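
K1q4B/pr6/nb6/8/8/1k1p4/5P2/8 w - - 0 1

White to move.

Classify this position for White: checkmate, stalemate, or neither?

checkmate

White to move; white king on a8.
In check: yes, from the black queen on c8.
King squares — a7: attacked by Bb6; b7: attacked by Qc8; b8: attacked by Na6.
Legal moves for White: none.
In check with no legal moves → checkmate.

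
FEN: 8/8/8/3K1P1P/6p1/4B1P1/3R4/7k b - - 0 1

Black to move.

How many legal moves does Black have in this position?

0

Black to move; king on h1.
In check: no.
Legal moves: none.
Count: 0.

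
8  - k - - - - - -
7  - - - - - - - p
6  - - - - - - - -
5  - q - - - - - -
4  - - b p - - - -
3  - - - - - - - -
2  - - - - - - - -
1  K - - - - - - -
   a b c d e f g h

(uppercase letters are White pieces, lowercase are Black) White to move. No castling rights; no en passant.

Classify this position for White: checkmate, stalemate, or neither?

stalemate

White to move; white king on a1.
In check: no.
King squares — b1: attacked by Qb5; a2: attacked by Bc4; b2: attacked by Qb5.
Legal moves for White: none.
Not in check and no legal moves → stalemate.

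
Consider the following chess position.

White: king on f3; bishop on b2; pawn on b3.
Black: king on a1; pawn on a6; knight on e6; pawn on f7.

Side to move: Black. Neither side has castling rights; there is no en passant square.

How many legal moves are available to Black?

3

Black to move; king on a1.
In check: yes, from the white bishop on b2.
Legal moves: Kxb2, Ka2, Kb1.
Count: 3.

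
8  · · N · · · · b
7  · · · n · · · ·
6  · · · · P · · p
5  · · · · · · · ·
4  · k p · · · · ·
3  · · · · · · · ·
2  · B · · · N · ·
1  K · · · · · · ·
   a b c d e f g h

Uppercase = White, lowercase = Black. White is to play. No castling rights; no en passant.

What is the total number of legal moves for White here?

20

White to move; king on a1.
In check: no.
Legal moves: Ne7, Na7, Nd6, Nb6, Ng4, Ne4, Nh3, Nd3+, Nh1, Nd1, Bxh8, Bg7, Bf6, Be5, Bd4, Bc3+, Ka2, Kb1, exd7, e7.
Count: 20.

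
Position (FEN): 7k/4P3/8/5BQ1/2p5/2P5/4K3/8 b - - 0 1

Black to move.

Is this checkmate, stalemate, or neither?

stalemate

Black to move; black king on h8.
In check: no.
King squares — g7: attacked by Qg5; h7: attacked by Bf5; g8: attacked by Qg5.
Legal moves for Black: none.
Not in check and no legal moves → stalemate.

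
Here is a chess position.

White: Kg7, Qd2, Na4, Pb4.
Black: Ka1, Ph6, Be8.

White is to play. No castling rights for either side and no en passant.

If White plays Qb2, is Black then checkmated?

After Qb2: black king on a1; in check: yes, from the white queen on b2.
King squares — b1: attacked by Qb2; a2: attacked by Qb2; b2: attacked by Na4.
Black has no legal moves → checkmate.

yes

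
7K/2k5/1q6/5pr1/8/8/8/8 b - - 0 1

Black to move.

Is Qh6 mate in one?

yes

After Qh6: white king on h8; in check: yes, from the black queen on h6.
King squares — g7: attacked by Rg5; h7: attacked by Qh6; g8: attacked by Rg5.
White has no legal moves → checkmate.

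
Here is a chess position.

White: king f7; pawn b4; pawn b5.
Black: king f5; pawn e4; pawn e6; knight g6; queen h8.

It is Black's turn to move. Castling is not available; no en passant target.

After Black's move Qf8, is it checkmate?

yes

After Qf8: white king on f7; in check: yes, from the black queen on f8.
King squares — e6: attacked by Kf5; f6: attacked by Kf5; g6: attacked by Kf5; e7: attacked by Ng6; g7: attacked by Qf8; e8: attacked by Qf8; f8: attacked by Ng6; g8: attacked by Qf8.
White has no legal moves → checkmate.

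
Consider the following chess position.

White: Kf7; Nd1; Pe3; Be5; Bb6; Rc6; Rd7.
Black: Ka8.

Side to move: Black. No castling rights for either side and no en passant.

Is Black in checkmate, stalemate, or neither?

stalemate

Black to move; black king on a8.
In check: no.
King squares — a7: attacked by Bb6; b7: attacked by Rd7; b8: attacked by Be5.
Legal moves for Black: none.
Not in check and no legal moves → stalemate.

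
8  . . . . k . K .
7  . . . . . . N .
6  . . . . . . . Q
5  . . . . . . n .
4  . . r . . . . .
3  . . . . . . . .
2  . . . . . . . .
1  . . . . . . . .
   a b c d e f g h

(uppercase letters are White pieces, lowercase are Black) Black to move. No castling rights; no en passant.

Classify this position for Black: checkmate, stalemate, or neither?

Black to move; black king on e8.
In check: yes, from the white knight on g7.
Legal moves for Black: Kd8, Ke7, Kd7.
Black is in check but has 3 legal moves → neither.

neither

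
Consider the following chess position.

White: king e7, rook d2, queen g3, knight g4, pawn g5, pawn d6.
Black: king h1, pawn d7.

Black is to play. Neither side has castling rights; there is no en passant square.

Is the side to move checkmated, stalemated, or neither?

stalemate

Black to move; black king on h1.
In check: no.
King squares — g1: attacked by Qg3; g2: attacked by Rd2; h2: attacked by Rd2.
Legal moves for Black: none.
Not in check and no legal moves → stalemate.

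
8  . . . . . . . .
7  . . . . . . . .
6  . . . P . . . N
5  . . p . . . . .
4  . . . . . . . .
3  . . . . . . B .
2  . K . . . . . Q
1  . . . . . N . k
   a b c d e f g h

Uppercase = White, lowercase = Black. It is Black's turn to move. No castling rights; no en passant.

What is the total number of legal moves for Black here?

0

Black to move; king on h1.
In check: yes, from the white queen on h2.
Legal moves: none.
Count: 0.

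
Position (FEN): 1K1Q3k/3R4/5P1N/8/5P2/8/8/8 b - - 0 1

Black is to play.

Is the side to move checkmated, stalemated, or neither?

checkmate

Black to move; black king on h8.
In check: yes, from the white queen on d8.
King squares — g7: attacked by Pf6; h7: attacked by Rd7; g8: attacked by Nh6.
Legal moves for Black: none.
In check with no legal moves → checkmate.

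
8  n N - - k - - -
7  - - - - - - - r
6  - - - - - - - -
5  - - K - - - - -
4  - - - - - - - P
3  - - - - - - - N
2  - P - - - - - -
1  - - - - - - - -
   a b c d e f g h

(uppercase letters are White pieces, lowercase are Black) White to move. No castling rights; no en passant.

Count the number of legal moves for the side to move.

17

White to move; king on c5.
In check: no.
Legal moves: Nd7, Nc6, Na6, Kd6, Kc6, Kd5, Kb5, Kd4, Kc4, Kb4, Ng5, Nf4, Nf2, Ng1, h5, b3, b4.
Count: 17.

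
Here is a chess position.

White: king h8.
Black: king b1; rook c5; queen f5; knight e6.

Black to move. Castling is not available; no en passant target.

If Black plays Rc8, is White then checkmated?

After Rc8: white king on h8; in check: yes, from the black rook on c8.
King squares — g7: attacked by Ne6; h7: attacked by Qf5; g8: attacked by Rc8.
White has no legal moves → checkmate.

yes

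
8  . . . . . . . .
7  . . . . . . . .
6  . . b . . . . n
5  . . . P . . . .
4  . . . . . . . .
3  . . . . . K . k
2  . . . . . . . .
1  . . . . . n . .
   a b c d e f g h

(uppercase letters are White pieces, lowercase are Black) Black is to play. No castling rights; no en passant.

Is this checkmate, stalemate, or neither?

Black to move; black king on h3.
In check: no.
Legal moves for Black: Ng8, Nf7, Nf5, Ng4, Be8, Ba8, Bd7, Bb7, Bxd5+, Bb5, Ba4, Kh4, Kh2, Ng3, Ne3, Nh2+, Nd2+.
Black has 17 legal moves and is not in check → neither.

neither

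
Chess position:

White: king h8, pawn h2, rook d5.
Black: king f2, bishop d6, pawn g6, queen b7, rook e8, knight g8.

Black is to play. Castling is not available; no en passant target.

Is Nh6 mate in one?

After Nh6: white king on h8; in check: yes, from the black rook on e8.
King squares — g7: attacked by Qb7; h7: attacked by Qb7; g8: attacked by Nh6.
White has no legal moves → checkmate.

yes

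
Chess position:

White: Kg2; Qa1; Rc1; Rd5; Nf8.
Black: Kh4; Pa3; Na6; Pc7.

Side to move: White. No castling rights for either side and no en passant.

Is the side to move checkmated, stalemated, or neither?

White to move; white king on g2.
In check: no.
Legal moves for White include: Nh7, Nd7, Ng6+, Ne6, Rd8, Rd7, Rd6, Rh5+, Rg5, Rf5, Re5, Rdc5, Rb5, Ra5, Rd4+, Rd3, Rd2, Rdd1, ... (list truncated; more exist).
White has legal moves and is not in check → neither.

neither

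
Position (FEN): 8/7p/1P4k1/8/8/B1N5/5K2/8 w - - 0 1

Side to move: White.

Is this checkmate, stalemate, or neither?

neither

White to move; white king on f2.
In check: no.
Legal moves for White include: Nd5, Nb5, Ne4, Na4, Ne2, Na2, Nd1, Nb1, Bf8, Be7, Bd6, Bc5, Bb4, Bb2, Bc1, Kg3, Kf3, Ke3, ... (list truncated; more exist).
White has legal moves and is not in check → neither.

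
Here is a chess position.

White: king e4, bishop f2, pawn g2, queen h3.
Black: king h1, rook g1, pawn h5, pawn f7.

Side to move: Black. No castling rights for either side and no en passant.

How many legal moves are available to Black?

0

Black to move; king on h1.
In check: yes, from the white queen on h3.
Legal moves: none.
Count: 0.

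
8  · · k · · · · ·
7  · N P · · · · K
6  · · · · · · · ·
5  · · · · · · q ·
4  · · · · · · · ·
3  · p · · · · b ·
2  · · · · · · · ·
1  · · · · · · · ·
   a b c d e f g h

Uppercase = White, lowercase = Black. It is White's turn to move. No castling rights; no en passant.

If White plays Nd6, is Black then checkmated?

After Nd6: black king on c8; in check: yes, from the white knight on d6.
Black has 3 legal replies: Kd7, Kxc7, Bxd6.
In check but a legal move exists → not checkmate.

no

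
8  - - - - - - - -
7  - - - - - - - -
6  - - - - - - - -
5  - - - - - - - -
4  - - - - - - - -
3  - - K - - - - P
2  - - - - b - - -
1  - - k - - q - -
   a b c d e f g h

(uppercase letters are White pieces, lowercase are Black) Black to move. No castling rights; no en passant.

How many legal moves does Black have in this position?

Black to move; king on c1.
In check: no.
Legal moves: Ba6, Bh5, Bb5, Bg4, Bc4, Bf3, Bd3, Bd1, Qf8, Qf7, Qf6+, Qf5, Qf4, Qxh3+, Qf3+, Qg2, Qf2, Qh1, Qg1, Qe1+, Qd1, Kd1, Kb1.
Count: 23.

23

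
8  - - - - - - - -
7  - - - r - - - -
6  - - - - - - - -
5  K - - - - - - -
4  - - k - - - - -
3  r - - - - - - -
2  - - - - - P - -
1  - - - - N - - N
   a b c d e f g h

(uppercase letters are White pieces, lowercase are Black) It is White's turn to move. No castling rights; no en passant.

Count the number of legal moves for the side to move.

1

White to move; king on a5.
In check: yes, from the black rook on a3.
Legal moves: Kb6.
Count: 1.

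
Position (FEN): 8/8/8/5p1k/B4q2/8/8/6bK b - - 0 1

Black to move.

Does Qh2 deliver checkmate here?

After Qh2: white king on h1; in check: yes, from the black queen on h2.
King squares — g1: attacked by Qh2; g2: attacked by Qh2; h2: attacked by Bg1.
White has no legal moves → checkmate.

yes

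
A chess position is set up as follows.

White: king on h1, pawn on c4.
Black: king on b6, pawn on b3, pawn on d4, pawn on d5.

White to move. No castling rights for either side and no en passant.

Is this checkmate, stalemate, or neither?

neither

White to move; white king on h1.
In check: no.
Legal moves for White: Kh2, Kg2, Kg1, cxd5, c5+.
White has 5 legal moves and is not in check → neither.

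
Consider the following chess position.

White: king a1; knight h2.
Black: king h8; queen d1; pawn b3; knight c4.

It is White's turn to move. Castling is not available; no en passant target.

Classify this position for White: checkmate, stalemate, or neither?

White to move; white king on a1.
In check: yes, from the black queen on d1.
King squares — b1: attacked by Qd1; a2: attacked by Pb3; b2: attacked by Nc4.
Legal moves for White: none.
In check with no legal moves → checkmate.

checkmate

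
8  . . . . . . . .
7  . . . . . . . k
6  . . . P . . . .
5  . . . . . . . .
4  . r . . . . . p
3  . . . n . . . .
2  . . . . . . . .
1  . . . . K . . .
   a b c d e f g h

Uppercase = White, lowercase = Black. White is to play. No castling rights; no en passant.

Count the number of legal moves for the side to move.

4

White to move; king on e1.
In check: yes, from the black knight on d3.
Legal moves: Ke2, Kd2, Kf1, Kd1.
Count: 4.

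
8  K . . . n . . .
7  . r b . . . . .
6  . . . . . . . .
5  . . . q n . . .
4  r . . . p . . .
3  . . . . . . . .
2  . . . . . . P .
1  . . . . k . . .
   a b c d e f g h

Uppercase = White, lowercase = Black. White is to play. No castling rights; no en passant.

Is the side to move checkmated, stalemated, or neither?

White to move; white king on a8.
In check: yes, from the black rook on a4.
King squares — a7: attacked by Ra4; b7: attacked by Qd5; b8: attacked by Rb7.
Legal moves for White: none.
In check with no legal moves → checkmate.

checkmate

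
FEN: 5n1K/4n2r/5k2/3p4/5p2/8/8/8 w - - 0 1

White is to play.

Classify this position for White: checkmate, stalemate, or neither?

checkmate

White to move; white king on h8.
In check: yes, from the black rook on h7.
King squares — g7: attacked by Kf6; h7: attacked by Nf8; g8: attacked by Ne7.
Legal moves for White: none.
In check with no legal moves → checkmate.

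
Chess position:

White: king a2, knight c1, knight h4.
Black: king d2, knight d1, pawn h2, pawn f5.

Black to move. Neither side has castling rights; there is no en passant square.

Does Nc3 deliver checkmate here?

After Nc3: white king on a2; in check: yes, from the black knight on c3.
White has 4 legal replies: Kb3, Ka3, Kb2, Ka1.
In check but a legal move exists → not checkmate.

no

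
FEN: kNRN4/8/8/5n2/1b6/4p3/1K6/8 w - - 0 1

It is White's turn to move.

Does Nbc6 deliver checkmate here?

After Nbc6: black king on a8; in check: yes, from the white rook on c8.
King squares — a7: attacked by Nc6; b7: attacked by Nd8; b8: attacked by Nc6.
Black has no legal moves → checkmate.

yes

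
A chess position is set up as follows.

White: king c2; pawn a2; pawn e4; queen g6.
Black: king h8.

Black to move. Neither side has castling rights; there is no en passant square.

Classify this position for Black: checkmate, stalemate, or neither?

stalemate

Black to move; black king on h8.
In check: no.
King squares — g7: attacked by Qg6; h7: attacked by Qg6; g8: attacked by Qg6.
Legal moves for Black: none.
Not in check and no legal moves → stalemate.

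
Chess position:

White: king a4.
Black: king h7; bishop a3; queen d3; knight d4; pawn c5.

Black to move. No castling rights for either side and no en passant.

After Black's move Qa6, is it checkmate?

After Qa6: white king on a4; in check: yes, from the black queen on a6.
King squares — a3: attacked by Qa6; b3: attacked by Nd4; b4: attacked by Ba3; a5: attacked by Qa6; b5: attacked by Nd4.
White has no legal moves → checkmate.

yes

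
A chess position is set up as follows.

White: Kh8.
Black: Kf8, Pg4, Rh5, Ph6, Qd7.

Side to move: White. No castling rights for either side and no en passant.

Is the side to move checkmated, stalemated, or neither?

stalemate

White to move; white king on h8.
In check: no.
King squares — g7: attacked by Qd7; h7: attacked by Qd7; g8: attacked by Kf8.
Legal moves for White: none.
Not in check and no legal moves → stalemate.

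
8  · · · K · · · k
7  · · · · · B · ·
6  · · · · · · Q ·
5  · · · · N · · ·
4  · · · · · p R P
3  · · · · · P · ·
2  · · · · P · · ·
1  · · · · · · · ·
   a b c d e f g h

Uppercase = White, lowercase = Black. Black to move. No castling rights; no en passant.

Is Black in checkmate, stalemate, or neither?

stalemate

Black to move; black king on h8.
In check: no.
King squares — g7: attacked by Qg6; h7: attacked by Qg6; g8: attacked by Qg6.
Legal moves for Black: none.
Not in check and no legal moves → stalemate.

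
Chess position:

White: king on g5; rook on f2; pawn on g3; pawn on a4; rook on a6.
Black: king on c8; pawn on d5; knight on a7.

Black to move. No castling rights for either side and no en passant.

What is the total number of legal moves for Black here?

8

Black to move; king on c8.
In check: no.
Legal moves: Kd8, Kb8, Kd7, Kc7, Kb7, Nc6, Nb5, d4.
Count: 8.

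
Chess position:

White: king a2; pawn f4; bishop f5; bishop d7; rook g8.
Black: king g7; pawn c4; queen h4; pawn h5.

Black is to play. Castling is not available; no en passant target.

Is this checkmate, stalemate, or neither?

Black to move; black king on g7.
In check: yes, from the white rook on g8.
Legal moves for Black: Kxg8, Kf7, Kh6, Kf6.
Black is in check but has 4 legal moves → neither.

neither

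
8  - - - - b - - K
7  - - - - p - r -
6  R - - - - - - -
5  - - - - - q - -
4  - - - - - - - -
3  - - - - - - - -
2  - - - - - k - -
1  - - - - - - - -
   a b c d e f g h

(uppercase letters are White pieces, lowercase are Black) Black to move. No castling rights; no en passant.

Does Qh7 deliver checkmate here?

After Qh7: white king on h8; in check: yes, from the black queen on h7.
King squares — g7: attacked by Qh7; h7: attacked by Rg7; g8: attacked by Rg7.
White has no legal moves → checkmate.

yes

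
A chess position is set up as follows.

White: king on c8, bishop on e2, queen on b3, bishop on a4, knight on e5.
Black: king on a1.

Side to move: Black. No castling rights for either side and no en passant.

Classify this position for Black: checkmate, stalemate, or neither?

stalemate

Black to move; black king on a1.
In check: no.
King squares — b1: attacked by Qb3; a2: attacked by Qb3; b2: attacked by Qb3.
Legal moves for Black: none.
Not in check and no legal moves → stalemate.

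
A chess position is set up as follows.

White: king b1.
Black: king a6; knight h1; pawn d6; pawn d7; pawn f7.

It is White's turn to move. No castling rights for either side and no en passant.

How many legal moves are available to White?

5

White to move; king on b1.
In check: no.
Legal moves: Kc2, Kb2, Ka2, Kc1, Ka1.
Count: 5.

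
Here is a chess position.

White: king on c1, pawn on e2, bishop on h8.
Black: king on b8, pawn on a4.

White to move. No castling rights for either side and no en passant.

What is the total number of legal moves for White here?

White to move; king on c1.
In check: no.
Legal moves: Bg7, Bf6, Be5+, Bd4, Bc3, Bb2, Ba1, Kd2, Kc2, Kb2, Kd1, Kb1, e3, e4.
Count: 14.

14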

## What you need to do:
Please transcribe only the portion of the material that starts at the line containing "White: king b1." and runs through its last line, inclusive, exactly as given.

## Result for this task:
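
White: king b1.
Black: king a6; knight h1; pawn d6; pawn d7; pawn f7.

It is White's turn to move. No castling rights for either side and no en passant.

How many legal moves are available to White?

5

White to move; king on b1.
In check: no.
Legal moves: Kc2, Kb2, Ka2, Kc1, Ka1.
Count: 5.

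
Here is a chess position.

White: king on c1, pawn on e2, bishop on h8.
Black: king on b8, pawn on a4.

White to move. No castling rights for either side and no en passant.

What is the total number of legal moves for White here?

White to move; king on c1.
In check: no.
Legal moves: Bg7, Bf6, Be5+, Bd4, Bc3, Bb2, Ba1, Kd2, Kc2, Kb2, Kd1, Kb1, e3, e4.
Count: 14.

14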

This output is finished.